**Data records**
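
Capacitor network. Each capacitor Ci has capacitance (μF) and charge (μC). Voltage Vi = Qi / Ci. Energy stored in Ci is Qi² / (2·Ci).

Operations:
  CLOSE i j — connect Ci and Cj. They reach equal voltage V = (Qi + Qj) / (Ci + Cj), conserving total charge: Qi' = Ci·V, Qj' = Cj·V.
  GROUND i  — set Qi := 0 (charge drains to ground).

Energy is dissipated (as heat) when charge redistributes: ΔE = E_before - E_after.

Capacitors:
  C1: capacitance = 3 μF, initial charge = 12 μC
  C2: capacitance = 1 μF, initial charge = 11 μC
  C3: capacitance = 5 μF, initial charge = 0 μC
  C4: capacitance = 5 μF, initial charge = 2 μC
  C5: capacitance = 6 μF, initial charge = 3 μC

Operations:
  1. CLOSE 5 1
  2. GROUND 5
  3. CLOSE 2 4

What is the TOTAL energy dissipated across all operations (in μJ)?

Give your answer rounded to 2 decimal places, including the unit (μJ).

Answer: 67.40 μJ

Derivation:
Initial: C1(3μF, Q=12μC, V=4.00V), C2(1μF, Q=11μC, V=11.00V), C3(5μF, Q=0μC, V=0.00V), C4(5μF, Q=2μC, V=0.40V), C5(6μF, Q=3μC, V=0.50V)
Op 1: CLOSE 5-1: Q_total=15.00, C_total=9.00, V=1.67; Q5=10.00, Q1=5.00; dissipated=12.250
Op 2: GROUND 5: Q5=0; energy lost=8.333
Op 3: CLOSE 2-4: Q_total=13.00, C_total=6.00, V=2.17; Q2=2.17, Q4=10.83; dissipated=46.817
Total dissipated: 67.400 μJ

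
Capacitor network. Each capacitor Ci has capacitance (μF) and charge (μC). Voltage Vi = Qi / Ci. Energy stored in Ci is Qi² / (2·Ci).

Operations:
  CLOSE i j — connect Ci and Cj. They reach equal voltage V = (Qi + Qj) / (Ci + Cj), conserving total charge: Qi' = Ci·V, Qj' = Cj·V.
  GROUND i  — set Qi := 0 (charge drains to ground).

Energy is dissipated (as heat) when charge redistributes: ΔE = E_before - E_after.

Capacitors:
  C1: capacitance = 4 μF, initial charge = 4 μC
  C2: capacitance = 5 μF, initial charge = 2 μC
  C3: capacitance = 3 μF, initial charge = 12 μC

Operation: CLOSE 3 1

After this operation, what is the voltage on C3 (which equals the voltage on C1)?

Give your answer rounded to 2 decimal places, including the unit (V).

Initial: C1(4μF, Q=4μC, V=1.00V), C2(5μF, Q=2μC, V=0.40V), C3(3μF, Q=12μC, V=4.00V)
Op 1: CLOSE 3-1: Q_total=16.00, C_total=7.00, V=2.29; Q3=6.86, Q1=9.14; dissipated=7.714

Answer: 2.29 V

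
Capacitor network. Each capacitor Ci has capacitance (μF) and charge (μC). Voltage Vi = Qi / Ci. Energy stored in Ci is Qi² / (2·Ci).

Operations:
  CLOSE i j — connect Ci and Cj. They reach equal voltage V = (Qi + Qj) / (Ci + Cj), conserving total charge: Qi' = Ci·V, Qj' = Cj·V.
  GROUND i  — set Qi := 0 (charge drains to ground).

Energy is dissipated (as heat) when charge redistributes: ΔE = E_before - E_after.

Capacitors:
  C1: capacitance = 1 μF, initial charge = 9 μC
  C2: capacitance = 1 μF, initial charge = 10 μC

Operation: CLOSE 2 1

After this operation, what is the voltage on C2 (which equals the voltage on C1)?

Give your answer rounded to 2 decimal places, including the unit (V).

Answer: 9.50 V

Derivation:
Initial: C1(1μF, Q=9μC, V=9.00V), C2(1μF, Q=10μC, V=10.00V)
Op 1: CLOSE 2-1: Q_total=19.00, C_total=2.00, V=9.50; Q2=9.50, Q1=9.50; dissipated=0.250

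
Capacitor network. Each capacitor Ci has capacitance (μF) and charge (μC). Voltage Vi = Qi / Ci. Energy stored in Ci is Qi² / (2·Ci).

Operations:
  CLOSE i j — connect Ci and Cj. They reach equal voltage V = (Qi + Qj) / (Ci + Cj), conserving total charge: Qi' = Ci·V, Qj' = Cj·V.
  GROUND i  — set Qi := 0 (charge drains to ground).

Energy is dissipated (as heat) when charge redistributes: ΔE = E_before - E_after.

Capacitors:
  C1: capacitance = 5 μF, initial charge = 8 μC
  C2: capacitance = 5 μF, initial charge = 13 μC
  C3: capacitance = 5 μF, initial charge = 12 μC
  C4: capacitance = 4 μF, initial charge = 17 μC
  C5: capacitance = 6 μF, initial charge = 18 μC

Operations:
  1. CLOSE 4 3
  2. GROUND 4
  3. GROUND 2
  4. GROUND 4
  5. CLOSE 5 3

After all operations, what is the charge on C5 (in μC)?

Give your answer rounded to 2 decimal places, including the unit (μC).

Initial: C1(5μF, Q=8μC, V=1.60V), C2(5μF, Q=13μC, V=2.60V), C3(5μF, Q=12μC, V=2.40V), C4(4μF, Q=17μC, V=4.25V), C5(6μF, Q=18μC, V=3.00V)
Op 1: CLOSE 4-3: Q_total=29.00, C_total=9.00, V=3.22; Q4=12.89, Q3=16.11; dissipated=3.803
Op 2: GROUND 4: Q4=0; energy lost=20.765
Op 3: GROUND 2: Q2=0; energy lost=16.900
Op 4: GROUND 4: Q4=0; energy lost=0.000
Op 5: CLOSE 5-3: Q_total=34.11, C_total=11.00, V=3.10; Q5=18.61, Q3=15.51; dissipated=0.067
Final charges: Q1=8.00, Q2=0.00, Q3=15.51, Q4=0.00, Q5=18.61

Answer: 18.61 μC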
==
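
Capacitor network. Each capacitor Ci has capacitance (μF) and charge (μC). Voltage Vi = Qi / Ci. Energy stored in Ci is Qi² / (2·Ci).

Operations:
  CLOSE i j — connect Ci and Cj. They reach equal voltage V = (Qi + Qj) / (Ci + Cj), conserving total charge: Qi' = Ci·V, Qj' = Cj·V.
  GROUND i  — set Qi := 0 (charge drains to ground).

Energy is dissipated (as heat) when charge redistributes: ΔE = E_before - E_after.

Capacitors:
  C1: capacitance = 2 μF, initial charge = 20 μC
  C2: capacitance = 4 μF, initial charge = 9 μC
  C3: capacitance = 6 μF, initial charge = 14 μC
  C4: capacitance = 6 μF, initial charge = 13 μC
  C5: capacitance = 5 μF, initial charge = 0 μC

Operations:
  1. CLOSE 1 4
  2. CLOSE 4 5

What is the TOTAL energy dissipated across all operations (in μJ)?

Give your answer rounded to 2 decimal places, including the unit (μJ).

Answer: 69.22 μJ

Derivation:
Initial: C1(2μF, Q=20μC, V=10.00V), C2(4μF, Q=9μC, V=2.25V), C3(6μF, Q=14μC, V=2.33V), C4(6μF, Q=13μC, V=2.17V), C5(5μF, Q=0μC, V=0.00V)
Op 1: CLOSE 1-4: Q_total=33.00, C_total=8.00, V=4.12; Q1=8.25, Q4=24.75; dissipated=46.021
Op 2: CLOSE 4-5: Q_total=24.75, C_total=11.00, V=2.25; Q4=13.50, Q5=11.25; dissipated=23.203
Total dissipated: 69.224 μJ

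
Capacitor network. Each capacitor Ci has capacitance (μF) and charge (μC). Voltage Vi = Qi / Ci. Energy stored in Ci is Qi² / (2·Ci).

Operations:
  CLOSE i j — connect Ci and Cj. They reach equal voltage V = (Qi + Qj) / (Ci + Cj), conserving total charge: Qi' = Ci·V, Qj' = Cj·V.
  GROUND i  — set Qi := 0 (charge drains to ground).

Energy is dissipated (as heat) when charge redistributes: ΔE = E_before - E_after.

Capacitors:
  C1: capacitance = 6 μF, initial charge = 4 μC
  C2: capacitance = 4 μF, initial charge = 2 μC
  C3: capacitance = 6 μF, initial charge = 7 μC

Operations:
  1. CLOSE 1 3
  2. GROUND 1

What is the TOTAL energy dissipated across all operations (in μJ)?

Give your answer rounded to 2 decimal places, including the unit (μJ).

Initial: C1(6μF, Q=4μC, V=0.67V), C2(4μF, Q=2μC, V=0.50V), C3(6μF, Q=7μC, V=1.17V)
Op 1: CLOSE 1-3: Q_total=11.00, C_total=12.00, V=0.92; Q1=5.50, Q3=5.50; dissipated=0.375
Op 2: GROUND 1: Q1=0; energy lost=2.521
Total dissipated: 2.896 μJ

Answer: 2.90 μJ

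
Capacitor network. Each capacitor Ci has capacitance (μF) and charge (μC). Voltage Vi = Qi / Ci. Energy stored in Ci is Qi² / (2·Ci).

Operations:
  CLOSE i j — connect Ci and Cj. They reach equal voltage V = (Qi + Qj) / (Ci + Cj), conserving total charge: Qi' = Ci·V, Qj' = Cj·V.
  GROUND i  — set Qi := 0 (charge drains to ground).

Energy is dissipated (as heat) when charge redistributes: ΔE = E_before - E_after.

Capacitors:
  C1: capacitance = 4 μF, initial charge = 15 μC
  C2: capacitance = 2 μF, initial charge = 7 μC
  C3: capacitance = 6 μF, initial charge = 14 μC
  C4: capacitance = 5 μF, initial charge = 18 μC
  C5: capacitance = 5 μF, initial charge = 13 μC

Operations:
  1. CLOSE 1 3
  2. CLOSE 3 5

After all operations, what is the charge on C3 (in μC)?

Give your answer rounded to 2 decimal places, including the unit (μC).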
...
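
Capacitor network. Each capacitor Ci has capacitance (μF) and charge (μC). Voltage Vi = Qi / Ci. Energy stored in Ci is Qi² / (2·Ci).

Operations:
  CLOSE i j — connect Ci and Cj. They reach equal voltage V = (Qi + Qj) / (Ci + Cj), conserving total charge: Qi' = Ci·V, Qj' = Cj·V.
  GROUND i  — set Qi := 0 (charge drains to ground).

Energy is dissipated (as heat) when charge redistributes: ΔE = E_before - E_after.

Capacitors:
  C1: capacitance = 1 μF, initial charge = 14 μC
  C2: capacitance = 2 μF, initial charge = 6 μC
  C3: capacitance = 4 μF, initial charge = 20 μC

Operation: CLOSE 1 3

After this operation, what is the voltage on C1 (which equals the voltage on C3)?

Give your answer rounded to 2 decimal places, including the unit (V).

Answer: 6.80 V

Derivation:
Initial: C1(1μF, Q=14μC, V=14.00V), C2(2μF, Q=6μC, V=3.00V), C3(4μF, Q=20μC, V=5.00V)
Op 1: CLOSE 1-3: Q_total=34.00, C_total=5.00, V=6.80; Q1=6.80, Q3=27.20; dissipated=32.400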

**Work to complete**
When a line in the listing has the string "which" in it, return that line.

**Response to the exercise**
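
After this operation, what is the voltage on C3 (which equals the voltage on C1)?
After this operation, what is the voltage on C2 (which equals the voltage on C1)?
After this operation, what is the voltage on C1 (which equals the voltage on C3)?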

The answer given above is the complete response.